[Stored data entries]

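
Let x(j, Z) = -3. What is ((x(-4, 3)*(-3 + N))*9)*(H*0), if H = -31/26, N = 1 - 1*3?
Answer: 0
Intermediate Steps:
N = -2 (N = 1 - 3 = -2)
H = -31/26 (H = -31*1/26 = -31/26 ≈ -1.1923)
((x(-4, 3)*(-3 + N))*9)*(H*0) = (-3*(-3 - 2)*9)*(-31/26*0) = (-3*(-5)*9)*0 = (15*9)*0 = 135*0 = 0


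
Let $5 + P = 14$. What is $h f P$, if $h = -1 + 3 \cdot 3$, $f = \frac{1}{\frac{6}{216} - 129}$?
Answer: $- \frac{2592}{4643} \approx -0.55826$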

DIRECTIONS:
Copy out each line of the data that includes the string "What".

TASK SOLUTION:
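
Let x(j, Z) = -3. What is ((x(-4, 3)*(-3 + N))*9)*(H*0), if H = -31/26, N = 1 - 1*3?
Let $5 + P = 14$. What is $h f P$, if $h = -1 + 3 \cdot 3$, $f = \frac{1}{\frac{6}{216} - 129}$?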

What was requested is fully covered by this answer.